---- DATASET CONTENT

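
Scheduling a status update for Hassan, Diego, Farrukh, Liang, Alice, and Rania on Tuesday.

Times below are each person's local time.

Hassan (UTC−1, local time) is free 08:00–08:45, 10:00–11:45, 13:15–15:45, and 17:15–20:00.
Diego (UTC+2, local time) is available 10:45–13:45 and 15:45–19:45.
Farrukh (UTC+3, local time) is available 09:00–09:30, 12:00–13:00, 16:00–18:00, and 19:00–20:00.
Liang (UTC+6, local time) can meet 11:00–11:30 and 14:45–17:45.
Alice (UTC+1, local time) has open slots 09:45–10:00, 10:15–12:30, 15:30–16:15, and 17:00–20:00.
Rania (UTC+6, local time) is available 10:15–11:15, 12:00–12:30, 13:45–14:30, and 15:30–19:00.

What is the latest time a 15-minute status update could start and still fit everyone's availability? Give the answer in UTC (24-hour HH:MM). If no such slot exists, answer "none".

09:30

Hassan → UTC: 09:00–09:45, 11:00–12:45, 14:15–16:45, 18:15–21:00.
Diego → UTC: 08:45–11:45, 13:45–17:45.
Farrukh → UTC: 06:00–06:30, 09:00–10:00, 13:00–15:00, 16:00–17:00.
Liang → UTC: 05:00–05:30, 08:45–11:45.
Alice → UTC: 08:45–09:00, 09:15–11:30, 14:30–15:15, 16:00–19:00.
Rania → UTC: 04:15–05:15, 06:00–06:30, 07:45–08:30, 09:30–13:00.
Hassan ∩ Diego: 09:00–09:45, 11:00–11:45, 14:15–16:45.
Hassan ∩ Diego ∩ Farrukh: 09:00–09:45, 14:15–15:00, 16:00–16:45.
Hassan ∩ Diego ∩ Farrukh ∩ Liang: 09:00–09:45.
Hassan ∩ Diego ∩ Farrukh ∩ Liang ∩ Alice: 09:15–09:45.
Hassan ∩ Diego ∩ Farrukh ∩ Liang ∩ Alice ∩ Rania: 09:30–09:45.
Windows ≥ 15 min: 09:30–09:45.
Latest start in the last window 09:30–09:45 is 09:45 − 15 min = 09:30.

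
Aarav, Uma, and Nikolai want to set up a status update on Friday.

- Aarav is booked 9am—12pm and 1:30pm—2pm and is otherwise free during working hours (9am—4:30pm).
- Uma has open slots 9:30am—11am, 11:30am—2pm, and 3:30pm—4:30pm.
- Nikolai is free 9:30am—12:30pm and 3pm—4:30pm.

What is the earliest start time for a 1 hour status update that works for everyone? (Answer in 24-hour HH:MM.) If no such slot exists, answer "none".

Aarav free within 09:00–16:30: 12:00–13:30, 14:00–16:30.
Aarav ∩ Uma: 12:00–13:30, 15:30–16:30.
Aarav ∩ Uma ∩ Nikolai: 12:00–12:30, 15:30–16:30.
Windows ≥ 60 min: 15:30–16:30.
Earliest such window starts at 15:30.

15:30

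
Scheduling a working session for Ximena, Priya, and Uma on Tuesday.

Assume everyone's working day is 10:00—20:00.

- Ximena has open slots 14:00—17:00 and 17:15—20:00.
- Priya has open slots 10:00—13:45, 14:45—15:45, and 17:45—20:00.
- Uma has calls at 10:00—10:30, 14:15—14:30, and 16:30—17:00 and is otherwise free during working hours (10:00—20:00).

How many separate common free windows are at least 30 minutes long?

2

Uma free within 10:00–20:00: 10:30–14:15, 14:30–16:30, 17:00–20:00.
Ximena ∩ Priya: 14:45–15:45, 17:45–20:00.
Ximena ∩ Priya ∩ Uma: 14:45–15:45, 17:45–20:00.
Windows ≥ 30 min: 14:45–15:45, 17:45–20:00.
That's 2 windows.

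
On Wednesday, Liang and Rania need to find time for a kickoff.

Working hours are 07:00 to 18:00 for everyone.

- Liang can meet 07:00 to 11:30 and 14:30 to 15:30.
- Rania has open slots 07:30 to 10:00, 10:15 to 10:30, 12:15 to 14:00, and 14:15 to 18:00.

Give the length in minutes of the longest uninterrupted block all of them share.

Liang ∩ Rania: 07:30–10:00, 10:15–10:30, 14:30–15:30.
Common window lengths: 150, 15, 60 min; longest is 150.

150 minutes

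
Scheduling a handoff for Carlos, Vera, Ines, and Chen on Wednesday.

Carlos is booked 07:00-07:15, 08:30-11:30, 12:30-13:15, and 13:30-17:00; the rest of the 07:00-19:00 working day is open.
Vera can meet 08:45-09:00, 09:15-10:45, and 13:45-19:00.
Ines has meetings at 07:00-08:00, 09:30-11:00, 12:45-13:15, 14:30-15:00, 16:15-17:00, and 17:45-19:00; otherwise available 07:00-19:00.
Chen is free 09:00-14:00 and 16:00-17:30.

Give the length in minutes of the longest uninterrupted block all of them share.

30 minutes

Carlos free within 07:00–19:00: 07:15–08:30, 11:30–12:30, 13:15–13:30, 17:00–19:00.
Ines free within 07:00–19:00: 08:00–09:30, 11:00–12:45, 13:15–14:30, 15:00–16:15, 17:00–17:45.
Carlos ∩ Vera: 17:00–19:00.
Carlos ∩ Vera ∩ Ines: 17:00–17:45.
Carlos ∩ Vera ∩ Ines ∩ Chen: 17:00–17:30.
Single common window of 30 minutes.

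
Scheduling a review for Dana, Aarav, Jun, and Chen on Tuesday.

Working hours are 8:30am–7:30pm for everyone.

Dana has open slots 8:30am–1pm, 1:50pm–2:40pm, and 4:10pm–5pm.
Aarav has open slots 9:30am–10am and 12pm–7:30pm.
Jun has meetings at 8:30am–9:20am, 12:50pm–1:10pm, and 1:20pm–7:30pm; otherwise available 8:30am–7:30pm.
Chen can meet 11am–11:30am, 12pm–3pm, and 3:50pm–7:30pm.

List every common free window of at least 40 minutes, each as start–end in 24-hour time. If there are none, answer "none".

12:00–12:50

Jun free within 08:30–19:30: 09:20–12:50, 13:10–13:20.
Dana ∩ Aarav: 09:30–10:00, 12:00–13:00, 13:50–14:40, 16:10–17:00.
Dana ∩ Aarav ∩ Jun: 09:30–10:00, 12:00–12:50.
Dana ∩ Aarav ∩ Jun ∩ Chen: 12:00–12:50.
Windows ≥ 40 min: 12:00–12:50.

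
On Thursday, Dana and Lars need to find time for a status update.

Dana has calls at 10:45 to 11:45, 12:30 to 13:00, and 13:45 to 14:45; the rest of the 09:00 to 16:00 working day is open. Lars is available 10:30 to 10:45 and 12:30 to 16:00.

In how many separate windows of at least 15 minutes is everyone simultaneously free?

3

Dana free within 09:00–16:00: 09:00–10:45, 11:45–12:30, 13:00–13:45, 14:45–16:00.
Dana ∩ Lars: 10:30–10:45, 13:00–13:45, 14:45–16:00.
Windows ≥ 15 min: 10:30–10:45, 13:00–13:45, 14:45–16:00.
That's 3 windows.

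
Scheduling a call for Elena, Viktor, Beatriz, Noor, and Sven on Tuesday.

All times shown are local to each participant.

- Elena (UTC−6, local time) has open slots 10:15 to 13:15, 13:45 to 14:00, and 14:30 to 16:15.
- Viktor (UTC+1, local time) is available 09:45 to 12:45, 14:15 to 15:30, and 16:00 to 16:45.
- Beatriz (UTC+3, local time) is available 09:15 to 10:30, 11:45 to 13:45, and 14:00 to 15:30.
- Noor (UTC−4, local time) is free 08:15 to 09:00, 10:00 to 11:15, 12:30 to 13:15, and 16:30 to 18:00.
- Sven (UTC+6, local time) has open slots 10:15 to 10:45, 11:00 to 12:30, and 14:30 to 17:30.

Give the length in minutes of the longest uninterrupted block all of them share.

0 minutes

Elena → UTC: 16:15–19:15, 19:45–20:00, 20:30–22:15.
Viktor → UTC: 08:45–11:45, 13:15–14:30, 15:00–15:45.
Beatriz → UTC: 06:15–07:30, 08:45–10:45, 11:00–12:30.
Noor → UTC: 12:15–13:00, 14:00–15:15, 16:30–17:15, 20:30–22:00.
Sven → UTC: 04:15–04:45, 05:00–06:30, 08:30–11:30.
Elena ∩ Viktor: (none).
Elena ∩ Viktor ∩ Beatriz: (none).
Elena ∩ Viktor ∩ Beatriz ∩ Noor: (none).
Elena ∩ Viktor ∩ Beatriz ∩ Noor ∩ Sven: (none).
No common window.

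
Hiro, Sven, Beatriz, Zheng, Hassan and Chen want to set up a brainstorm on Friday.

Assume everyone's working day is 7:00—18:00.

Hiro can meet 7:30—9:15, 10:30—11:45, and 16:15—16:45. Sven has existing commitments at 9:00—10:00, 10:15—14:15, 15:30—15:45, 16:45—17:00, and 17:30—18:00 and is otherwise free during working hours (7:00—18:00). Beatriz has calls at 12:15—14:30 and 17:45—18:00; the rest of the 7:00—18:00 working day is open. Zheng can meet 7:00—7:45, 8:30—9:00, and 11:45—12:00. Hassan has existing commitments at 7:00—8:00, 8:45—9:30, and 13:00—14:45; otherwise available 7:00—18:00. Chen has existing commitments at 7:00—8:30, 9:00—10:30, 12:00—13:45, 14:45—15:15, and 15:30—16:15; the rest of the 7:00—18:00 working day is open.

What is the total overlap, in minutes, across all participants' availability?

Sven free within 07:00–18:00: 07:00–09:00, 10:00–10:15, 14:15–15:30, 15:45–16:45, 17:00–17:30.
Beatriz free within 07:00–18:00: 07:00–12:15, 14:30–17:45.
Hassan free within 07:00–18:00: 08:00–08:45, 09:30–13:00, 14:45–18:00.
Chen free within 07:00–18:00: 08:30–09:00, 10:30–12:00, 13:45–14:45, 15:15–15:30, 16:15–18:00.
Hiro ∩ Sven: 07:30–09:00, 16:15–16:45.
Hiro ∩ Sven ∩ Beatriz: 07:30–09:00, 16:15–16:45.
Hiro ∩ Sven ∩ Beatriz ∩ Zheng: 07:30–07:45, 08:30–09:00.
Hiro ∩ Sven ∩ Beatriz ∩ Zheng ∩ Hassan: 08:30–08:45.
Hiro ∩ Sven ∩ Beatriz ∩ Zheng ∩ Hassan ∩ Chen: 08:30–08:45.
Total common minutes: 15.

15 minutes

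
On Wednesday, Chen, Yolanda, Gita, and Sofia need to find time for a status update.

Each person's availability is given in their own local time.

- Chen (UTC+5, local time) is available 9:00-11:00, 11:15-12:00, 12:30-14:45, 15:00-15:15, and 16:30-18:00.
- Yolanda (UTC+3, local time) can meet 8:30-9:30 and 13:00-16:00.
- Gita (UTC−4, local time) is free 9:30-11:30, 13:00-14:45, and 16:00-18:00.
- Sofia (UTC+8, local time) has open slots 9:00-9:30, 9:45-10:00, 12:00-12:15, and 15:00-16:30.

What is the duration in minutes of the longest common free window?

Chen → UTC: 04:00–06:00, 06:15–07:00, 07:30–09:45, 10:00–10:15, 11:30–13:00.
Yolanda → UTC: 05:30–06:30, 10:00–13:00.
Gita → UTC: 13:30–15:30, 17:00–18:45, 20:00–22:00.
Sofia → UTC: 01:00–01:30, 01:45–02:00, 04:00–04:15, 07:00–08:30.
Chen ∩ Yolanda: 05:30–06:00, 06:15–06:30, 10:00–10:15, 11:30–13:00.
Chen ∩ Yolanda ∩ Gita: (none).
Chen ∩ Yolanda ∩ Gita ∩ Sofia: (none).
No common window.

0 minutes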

--------
---- DATASET CONTENT

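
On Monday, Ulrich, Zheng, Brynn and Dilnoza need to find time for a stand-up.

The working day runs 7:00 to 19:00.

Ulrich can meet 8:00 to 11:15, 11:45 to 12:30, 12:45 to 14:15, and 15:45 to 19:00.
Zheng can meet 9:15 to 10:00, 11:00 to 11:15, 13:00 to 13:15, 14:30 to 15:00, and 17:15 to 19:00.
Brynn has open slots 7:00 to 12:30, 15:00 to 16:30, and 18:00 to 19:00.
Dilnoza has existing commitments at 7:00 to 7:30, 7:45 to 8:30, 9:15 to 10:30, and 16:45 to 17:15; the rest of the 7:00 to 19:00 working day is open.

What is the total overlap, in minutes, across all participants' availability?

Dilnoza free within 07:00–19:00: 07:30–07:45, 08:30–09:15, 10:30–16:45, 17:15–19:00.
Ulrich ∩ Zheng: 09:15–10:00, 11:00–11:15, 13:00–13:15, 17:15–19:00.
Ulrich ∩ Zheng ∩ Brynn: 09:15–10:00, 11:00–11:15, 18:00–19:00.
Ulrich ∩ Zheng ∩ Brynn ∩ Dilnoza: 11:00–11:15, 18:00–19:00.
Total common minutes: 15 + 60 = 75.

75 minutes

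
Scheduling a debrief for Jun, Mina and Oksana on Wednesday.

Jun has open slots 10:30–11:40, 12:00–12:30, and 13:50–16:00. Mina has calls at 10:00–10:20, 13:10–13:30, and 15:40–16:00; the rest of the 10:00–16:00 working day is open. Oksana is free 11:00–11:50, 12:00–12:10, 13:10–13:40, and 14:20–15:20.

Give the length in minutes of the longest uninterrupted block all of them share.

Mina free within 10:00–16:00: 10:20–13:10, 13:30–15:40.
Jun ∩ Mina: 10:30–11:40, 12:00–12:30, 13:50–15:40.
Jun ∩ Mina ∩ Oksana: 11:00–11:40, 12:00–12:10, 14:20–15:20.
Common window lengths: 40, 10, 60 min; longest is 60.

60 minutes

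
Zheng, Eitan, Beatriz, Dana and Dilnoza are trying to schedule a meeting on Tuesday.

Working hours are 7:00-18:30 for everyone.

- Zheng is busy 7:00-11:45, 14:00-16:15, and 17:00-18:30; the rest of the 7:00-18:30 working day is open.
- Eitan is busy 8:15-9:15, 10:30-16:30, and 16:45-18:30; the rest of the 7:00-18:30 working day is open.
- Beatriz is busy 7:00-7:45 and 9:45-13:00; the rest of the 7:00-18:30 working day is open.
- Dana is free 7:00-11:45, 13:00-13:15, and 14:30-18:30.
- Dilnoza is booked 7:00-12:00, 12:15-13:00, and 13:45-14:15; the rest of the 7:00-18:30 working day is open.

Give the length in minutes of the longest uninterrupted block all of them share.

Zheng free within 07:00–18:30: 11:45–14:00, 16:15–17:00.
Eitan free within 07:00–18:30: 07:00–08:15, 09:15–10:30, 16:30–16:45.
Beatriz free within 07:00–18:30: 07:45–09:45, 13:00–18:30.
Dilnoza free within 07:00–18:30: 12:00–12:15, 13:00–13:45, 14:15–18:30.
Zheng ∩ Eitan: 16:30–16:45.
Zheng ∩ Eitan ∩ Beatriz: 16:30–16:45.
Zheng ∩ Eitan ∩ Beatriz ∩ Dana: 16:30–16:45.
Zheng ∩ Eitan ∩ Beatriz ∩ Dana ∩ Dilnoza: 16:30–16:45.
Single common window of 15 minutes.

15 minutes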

--------
---- DATASET CONTENT

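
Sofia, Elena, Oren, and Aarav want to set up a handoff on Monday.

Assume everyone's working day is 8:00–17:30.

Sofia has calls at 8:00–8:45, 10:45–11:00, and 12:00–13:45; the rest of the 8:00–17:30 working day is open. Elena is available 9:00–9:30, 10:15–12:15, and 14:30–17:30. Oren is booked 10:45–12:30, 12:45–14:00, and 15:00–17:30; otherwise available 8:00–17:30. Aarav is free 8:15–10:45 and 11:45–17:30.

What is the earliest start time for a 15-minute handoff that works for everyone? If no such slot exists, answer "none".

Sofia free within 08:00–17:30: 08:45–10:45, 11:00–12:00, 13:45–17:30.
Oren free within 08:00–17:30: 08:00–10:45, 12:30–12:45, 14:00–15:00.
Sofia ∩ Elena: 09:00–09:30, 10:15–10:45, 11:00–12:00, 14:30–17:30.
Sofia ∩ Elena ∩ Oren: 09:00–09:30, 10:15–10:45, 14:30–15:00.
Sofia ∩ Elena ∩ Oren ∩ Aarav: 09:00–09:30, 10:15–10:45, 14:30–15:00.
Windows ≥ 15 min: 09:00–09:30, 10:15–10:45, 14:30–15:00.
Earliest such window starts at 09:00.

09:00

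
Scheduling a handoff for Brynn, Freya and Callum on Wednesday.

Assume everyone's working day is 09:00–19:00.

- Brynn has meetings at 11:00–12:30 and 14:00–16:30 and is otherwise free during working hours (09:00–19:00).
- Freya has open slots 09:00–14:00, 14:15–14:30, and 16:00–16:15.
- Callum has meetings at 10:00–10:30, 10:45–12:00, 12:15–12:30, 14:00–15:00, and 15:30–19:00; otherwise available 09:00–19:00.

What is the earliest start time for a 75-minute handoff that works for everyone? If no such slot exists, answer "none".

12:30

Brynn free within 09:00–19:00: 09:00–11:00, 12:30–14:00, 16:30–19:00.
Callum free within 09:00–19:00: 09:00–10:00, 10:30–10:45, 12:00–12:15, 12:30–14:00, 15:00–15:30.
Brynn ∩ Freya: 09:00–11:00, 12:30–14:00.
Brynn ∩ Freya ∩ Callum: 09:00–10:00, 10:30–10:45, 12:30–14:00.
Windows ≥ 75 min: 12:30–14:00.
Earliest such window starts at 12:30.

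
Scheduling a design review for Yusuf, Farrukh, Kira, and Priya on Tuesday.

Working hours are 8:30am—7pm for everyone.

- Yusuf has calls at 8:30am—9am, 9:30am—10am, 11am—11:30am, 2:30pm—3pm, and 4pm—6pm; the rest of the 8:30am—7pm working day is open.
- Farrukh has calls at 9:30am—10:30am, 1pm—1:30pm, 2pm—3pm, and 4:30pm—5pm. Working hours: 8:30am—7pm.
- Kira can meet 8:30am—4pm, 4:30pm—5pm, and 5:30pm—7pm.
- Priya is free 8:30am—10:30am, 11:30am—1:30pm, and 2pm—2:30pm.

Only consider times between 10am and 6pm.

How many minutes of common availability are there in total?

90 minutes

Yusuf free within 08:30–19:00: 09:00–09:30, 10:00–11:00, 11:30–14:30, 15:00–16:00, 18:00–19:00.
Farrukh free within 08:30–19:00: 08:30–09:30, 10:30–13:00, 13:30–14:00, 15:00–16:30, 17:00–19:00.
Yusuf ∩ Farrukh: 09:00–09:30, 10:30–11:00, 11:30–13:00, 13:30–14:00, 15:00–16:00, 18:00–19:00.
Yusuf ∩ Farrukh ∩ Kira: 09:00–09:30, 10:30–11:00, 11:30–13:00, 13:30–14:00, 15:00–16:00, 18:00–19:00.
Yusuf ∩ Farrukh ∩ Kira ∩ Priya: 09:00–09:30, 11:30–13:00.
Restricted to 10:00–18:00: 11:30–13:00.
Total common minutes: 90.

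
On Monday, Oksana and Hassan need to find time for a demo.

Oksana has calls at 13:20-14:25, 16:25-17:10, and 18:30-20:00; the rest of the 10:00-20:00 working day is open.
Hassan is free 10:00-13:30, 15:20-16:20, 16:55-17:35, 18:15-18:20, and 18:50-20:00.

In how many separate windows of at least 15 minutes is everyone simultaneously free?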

--------

YOUR OBJECTIVE: Using the records above, write out exactly the lines between the one holding "- Elena (UTC−6, local" and the one holding "- Noor (UTC−4, local", inclusive; leave everything else out.

TASK RESULT:
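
- Elena (UTC−6, local time) has open slots 10:15 to 13:15, 13:45 to 14:00, and 14:30 to 16:15.
- Viktor (UTC+1, local time) is available 09:45 to 12:45, 14:15 to 15:30, and 16:00 to 16:45.
- Beatriz (UTC+3, local time) is available 09:15 to 10:30, 11:45 to 13:45, and 14:00 to 15:30.
- Noor (UTC−4, local time) is free 08:15 to 09:00, 10:00 to 11:15, 12:30 to 13:15, and 16:30 to 18:00.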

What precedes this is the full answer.